§ **EXERCISE AIM**: Reproduce exactly, from the data that follows, the line with "What is -6 + U*(-23), if 3*U = -1*15?", the line with "Answer: 4321", and every line that lies between them.

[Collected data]
• • • • • • •

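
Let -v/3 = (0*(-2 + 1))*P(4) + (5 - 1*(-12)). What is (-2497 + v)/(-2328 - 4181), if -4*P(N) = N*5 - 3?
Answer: 2548/6509 ≈ 0.39146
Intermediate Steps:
P(N) = ¾ - 5*N/4 (P(N) = -(N*5 - 3)/4 = -(5*N - 3)/4 = -(-3 + 5*N)/4 = ¾ - 5*N/4)
v = -51 (v = -3*((0*(-2 + 1))*(¾ - 5/4*4) + (5 - 1*(-12))) = -3*((0*(-1))*(¾ - 5) + (5 + 12)) = -3*(0*(-17/4) + 17) = -3*(0 + 17) = -3*17 = -51)
(-2497 + v)/(-2328 - 4181) = (-2497 - 51)/(-2328 - 4181) = -2548/(-6509) = -2548*(-1/6509) = 2548/6509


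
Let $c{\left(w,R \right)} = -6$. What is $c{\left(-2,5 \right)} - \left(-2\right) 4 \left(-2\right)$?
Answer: $-22$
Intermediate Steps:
$c{\left(-2,5 \right)} - \left(-2\right) 4 \left(-2\right) = -6 - \left(-2\right) 4 \left(-2\right) = -6 - \left(-8\right) \left(-2\right) = -6 - 16 = -22$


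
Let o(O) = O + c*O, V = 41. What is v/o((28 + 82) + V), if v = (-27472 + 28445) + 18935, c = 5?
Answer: 3318/151 ≈ 21.974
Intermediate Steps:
o(O) = 6*O (o(O) = O + 5*O = 6*O)
v = 19908 (v = 973 + 18935 = 19908)
v/o((28 + 82) + V) = 19908/((6*((28 + 82) + 41))) = 19908/((6*(110 + 41))) = 19908/((6*151)) = 19908/906 = 19908*(1/906) = 3318/151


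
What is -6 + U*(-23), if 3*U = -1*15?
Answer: 109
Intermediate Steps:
U = -5 (U = (-1*15)/3 = (⅓)*(-15) = -5)
-6 + U*(-23) = -6 - 5*(-23) = -6 + 115 = 109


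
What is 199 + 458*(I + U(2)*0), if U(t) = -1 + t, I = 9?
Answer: 4321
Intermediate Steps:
199 + 458*(I + U(2)*0) = 199 + 458*(9 + (-1 + 2)*0) = 199 + 458*(9 + 1*0) = 199 + 458*(9 + 0) = 199 + 458*9 = 199 + 4122 = 4321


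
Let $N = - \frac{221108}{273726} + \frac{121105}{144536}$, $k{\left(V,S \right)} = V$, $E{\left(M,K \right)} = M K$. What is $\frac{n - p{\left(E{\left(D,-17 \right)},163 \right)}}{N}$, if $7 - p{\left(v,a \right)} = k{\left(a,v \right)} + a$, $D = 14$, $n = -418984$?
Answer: $- \frac{8281876361751720}{595760671} \approx -1.3901 \cdot 10^{7}$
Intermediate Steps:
$E{\left(M,K \right)} = K M$
$p{\left(v,a \right)} = 7 - 2 a$ ($p{\left(v,a \right)} = 7 - \left(a + a\right) = 7 - 2 a$)
$N = \frac{595760671}{19781630568}$ ($N = \left(-221108\right) \frac{1}{273726} + 121105 \cdot \frac{1}{144536} = - \frac{110554}{136863} + \frac{121105}{144536} = \frac{595760671}{19781630568} \approx 0.030117$)
$\frac{n - p{\left(E{\left(D,-17 \right)},163 \right)}}{N} = \frac{-418984 - \left(7 - 326\right)}{\frac{595760671}{19781630568}} = \left(-418984 - \left(7 - 326\right)\right) \frac{19781630568}{595760671} = \left(-418984 - -319\right) \frac{19781630568}{595760671} = \left(-418984 + 319\right) \frac{19781630568}{595760671} = \left(-418665\right) \frac{19781630568}{595760671} = - \frac{8281876361751720}{595760671}$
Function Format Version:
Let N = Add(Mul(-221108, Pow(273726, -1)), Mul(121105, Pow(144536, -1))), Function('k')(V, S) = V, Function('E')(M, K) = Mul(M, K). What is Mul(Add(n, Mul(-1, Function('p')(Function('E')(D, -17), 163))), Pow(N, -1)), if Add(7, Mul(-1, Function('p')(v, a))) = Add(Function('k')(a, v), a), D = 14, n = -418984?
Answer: Rational(-8281876361751720, 595760671) ≈ -1.3901e+7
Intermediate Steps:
Function('E')(M, K) = Mul(K, M)
Function('p')(v, a) = Add(7, Mul(-2, a)) (Function('p')(v, a) = Add(7, Mul(-1, Add(a, a))) = Add(7, Mul(-1, Mul(2, a))) = Add(7, Mul(-2, a)))
N = Rational(595760671, 19781630568) (N = Add(Mul(-221108, Rational(1, 273726)), Mul(121105, Rational(1, 144536))) = Add(Rational(-110554, 136863), Rational(121105, 144536)) = Rational(595760671, 19781630568) ≈ 0.030117)
Mul(Add(n, Mul(-1, Function('p')(Function('E')(D, -17), 163))), Pow(N, -1)) = Mul(Add(-418984, Mul(-1, Add(7, Mul(-2, 163)))), Pow(Rational(595760671, 19781630568), -1)) = Mul(Add(-418984, Mul(-1, Add(7, -326))), Rational(19781630568, 595760671)) = Mul(Add(-418984, Mul(-1, -319)), Rational(19781630568, 595760671)) = Mul(Add(-418984, 319), Rational(19781630568, 595760671)) = Mul(-418665, Rational(19781630568, 595760671)) = Rational(-8281876361751720, 595760671)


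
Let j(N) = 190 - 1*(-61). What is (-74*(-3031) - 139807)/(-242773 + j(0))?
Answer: -84487/242522 ≈ -0.34837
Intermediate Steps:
j(N) = 251 (j(N) = 190 + 61 = 251)
(-74*(-3031) - 139807)/(-242773 + j(0)) = (-74*(-3031) - 139807)/(-242773 + 251) = (224294 - 139807)/(-242522) = 84487*(-1/242522) = -84487/242522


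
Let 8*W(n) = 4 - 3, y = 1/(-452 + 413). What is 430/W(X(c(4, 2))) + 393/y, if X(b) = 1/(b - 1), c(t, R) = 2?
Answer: -11887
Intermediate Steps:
y = -1/39 (y = 1/(-39) = -1/39 ≈ -0.025641)
X(b) = 1/(-1 + b)
W(n) = 1/8 (W(n) = (4 - 3)/8 = (1/8)*1 = 1/8)
430/W(X(c(4, 2))) + 393/y = 430/(1/8) + 393/(-1/39) = 430*8 + 393*(-39) = 3440 - 15327 = -11887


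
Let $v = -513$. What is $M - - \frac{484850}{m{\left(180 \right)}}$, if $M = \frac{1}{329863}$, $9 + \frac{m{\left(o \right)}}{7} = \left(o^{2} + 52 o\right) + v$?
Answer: $\frac{79967182108}{47610116379} \approx 1.6796$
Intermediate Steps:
$m{\left(o \right)} = -3654 + 7 o^{2} + 364 o$ ($m{\left(o \right)} = -63 + 7 \left(\left(o^{2} + 52 o\right) - 513\right) = -63 + 7 \left(-513 + o^{2} + 52 o\right) = -63 + \left(-3591 + 7 o^{2} + 364 o\right) = -3654 + 7 o^{2} + 364 o$)
$M = \frac{1}{329863} \approx 3.0316 \cdot 10^{-6}$
$M - - \frac{484850}{m{\left(180 \right)}} = \frac{1}{329863} - - \frac{484850}{-3654 + 7 \cdot 180^{2} + 364 \cdot 180} = \frac{1}{329863} - - \frac{484850}{-3654 + 7 \cdot 32400 + 65520} = \frac{1}{329863} - - \frac{484850}{-3654 + 226800 + 65520} = \frac{1}{329863} - - \frac{484850}{288666} = \frac{1}{329863} - \left(-484850\right) \frac{1}{288666} = \frac{1}{329863} - - \frac{242425}{144333} = \frac{1}{329863} + \frac{242425}{144333} = \frac{79967182108}{47610116379}$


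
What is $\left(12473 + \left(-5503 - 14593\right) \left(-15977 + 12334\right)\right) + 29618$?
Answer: $73251819$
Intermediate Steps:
$\left(12473 + \left(-5503 - 14593\right) \left(-15977 + 12334\right)\right) + 29618 = \left(12473 - -73209728\right) + 29618 = \left(12473 + 73209728\right) + 29618 = 73222201 + 29618 = 73251819$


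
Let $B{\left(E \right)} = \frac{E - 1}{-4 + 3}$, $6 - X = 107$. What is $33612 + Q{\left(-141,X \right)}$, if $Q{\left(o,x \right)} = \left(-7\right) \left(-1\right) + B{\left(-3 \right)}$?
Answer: $33623$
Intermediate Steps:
$X = -101$ ($X = 6 - 107 = -101$)
$B{\left(E \right)} = 1 - E$ ($B{\left(E \right)} = \frac{-1 + E}{-1} = \left(-1 + E\right) \left(-1\right) = 1 - E$)
$Q{\left(o,x \right)} = 11$ ($Q{\left(o,x \right)} = \left(-7\right) \left(-1\right) + \left(1 - -3\right) = 7 + \left(1 + 3\right) = 7 + 4 = 11$)
$33612 + Q{\left(-141,X \right)} = 33612 + 11 = 33623$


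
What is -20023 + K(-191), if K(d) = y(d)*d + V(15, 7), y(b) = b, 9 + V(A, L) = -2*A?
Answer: 16419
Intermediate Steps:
V(A, L) = -9 - 2*A
K(d) = -39 + d**2 (K(d) = d*d + (-9 - 2*15) = d**2 + (-9 - 30) = d**2 - 39 = -39 + d**2)
-20023 + K(-191) = -20023 + (-39 + (-191)**2) = -20023 + (-39 + 36481) = -20023 + 36442 = 16419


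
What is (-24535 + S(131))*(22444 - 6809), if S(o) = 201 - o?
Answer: -382510275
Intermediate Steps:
(-24535 + S(131))*(22444 - 6809) = (-24535 + (201 - 1*131))*(22444 - 6809) = (-24535 + (201 - 131))*15635 = (-24535 + 70)*15635 = -24465*15635 = -382510275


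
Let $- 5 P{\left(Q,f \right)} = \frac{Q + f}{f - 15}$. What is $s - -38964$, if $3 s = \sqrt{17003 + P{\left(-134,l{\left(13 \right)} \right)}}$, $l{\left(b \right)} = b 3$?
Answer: $38964 + \frac{\sqrt{2448546}}{36} \approx 39007.0$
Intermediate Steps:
$l{\left(b \right)} = 3 b$
$P{\left(Q,f \right)} = - \frac{Q + f}{5 \left(-15 + f\right)}$ ($P{\left(Q,f \right)} = - \frac{\left(Q + f\right) \frac{1}{f - 15}}{5} = - \frac{\left(Q + f\right) \frac{1}{-15 + f}}{5} = - \frac{\frac{1}{-15 + f} \left(Q + f\right)}{5} = - \frac{Q + f}{5 \left(-15 + f\right)}$)
$s = \frac{\sqrt{2448546}}{36}$ ($s = \frac{\sqrt{17003 + \frac{\left(-1\right) \left(-134\right) - 3 \cdot 13}{5 \left(-15 + 3 \cdot 13\right)}}}{3} = \frac{\sqrt{17003 + \frac{134 - 39}{5 \left(-15 + 39\right)}}}{3} = \frac{\sqrt{17003 + \frac{134 - 39}{5 \cdot 24}}}{3} = \frac{\sqrt{17003 + \frac{1}{5} \cdot \frac{1}{24} \cdot 95}}{3} = \frac{\sqrt{17003 + \frac{19}{24}}}{3} = \frac{\sqrt{\frac{408091}{24}}}{3} = \frac{\frac{1}{12} \sqrt{2448546}}{3} = \frac{\sqrt{2448546}}{36} \approx 43.466$)
$s - -38964 = \frac{\sqrt{2448546}}{36} - -38964 = \frac{\sqrt{2448546}}{36} + 38964 = 38964 + \frac{\sqrt{2448546}}{36}$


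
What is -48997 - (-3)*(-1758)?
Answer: -54271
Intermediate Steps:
-48997 - (-3)*(-1758) = -48997 - 1*5274 = -48997 - 5274 = -54271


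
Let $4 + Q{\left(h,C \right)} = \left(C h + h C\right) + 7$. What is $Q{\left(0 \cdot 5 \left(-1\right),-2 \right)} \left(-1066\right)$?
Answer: $-3198$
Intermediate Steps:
$Q{\left(h,C \right)} = 3 + 2 C h$ ($Q{\left(h,C \right)} = -4 + \left(\left(C h + h C\right) + 7\right) = -4 + \left(\left(C h + C h\right) + 7\right) = -4 + \left(2 C h + 7\right) = -4 + \left(7 + 2 C h\right) = 3 + 2 C h$)
$Q{\left(0 \cdot 5 \left(-1\right),-2 \right)} \left(-1066\right) = \left(3 + 2 \left(-2\right) 0 \cdot 5 \left(-1\right)\right) \left(-1066\right) = \left(3 + 2 \left(-2\right) 0 \left(-1\right)\right) \left(-1066\right) = \left(3 + 2 \left(-2\right) 0\right) \left(-1066\right) = \left(3 + 0\right) \left(-1066\right) = 3 \left(-1066\right) = -3198$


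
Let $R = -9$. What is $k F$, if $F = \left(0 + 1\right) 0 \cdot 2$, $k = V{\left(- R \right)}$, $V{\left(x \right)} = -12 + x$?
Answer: $0$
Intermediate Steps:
$k = -3$ ($k = -12 - -9 = -12 + 9 = -3$)
$F = 0$ ($F = 1 \cdot 0 \cdot 2 = 0 \cdot 2 = 0$)
$k F = \left(-3\right) 0 = 0$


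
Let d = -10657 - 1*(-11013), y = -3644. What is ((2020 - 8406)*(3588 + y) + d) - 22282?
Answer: 335690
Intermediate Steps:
d = 356 (d = -10657 + 11013 = 356)
((2020 - 8406)*(3588 + y) + d) - 22282 = ((2020 - 8406)*(3588 - 3644) + 356) - 22282 = (-6386*(-56) + 356) - 22282 = (357616 + 356) - 22282 = 357972 - 22282 = 335690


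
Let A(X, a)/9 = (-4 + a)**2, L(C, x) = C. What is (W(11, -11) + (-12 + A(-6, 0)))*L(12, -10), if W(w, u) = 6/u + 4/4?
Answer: 17484/11 ≈ 1589.5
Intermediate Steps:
A(X, a) = 9*(-4 + a)**2
W(w, u) = 1 + 6/u (W(w, u) = 6/u + 4*(1/4) = 6/u + 1 = 1 + 6/u)
(W(11, -11) + (-12 + A(-6, 0)))*L(12, -10) = ((6 - 11)/(-11) + (-12 + 9*(-4 + 0)**2))*12 = (-1/11*(-5) + (-12 + 9*(-4)**2))*12 = (5/11 + (-12 + 9*16))*12 = (5/11 + (-12 + 144))*12 = (5/11 + 132)*12 = (1457/11)*12 = 17484/11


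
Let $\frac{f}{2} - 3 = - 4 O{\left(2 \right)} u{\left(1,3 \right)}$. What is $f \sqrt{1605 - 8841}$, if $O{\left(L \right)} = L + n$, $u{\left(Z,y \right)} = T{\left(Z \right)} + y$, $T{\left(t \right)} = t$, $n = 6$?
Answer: $- 1500 i \sqrt{201} \approx - 21266.0 i$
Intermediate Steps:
$u{\left(Z,y \right)} = Z + y$
$O{\left(L \right)} = 6 + L$ ($O{\left(L \right)} = L + 6 = 6 + L$)
$f = -250$ ($f = 6 + 2 - 4 \left(6 + 2\right) \left(1 + 3\right) = 6 + 2 \left(-4\right) 8 \cdot 4 = 6 + 2 \left(\left(-32\right) 4\right) = 6 + 2 \left(-128\right) = 6 - 256 = -250$)
$f \sqrt{1605 - 8841} = - 250 \sqrt{1605 - 8841} = - 250 \sqrt{-7236} = - 250 \cdot 6 i \sqrt{201} = - 1500 i \sqrt{201}$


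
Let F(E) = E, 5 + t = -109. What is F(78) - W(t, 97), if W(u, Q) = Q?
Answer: -19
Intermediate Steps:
t = -114 (t = -5 - 109 = -114)
F(78) - W(t, 97) = 78 - 1*97 = 78 - 97 = -19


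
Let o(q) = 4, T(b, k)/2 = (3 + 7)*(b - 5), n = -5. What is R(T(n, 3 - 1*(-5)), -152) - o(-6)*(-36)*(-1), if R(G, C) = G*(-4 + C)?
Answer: 31056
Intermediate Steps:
T(b, k) = -100 + 20*b (T(b, k) = 2*((3 + 7)*(b - 5)) = 2*(10*(-5 + b)) = 2*(-50 + 10*b) = -100 + 20*b)
R(T(n, 3 - 1*(-5)), -152) - o(-6)*(-36)*(-1) = (-100 + 20*(-5))*(-4 - 152) - 4*(-36)*(-1) = (-100 - 100)*(-156) - (-144)*(-1) = -200*(-156) - 1*144 = 31200 - 144 = 31056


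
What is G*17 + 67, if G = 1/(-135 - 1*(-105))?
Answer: 1993/30 ≈ 66.433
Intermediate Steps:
G = -1/30 (G = 1/(-135 + 105) = 1/(-30) = -1/30 ≈ -0.033333)
G*17 + 67 = -1/30*17 + 67 = -17/30 + 67 = 1993/30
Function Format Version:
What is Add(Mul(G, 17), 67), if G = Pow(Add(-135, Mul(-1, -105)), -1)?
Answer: Rational(1993, 30) ≈ 66.433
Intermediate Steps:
G = Rational(-1, 30) (G = Pow(Add(-135, 105), -1) = Pow(-30, -1) = Rational(-1, 30) ≈ -0.033333)
Add(Mul(G, 17), 67) = Add(Mul(Rational(-1, 30), 17), 67) = Add(Rational(-17, 30), 67) = Rational(1993, 30)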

• • • • • • •

§ **ANSWER SPACE**:
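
What is -6 + U*(-23), if 3*U = -1*15?
Answer: 109
Intermediate Steps:
U = -5 (U = (-1*15)/3 = (⅓)*(-15) = -5)
-6 + U*(-23) = -6 - 5*(-23) = -6 + 115 = 109


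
What is 199 + 458*(I + U(2)*0), if U(t) = -1 + t, I = 9?
Answer: 4321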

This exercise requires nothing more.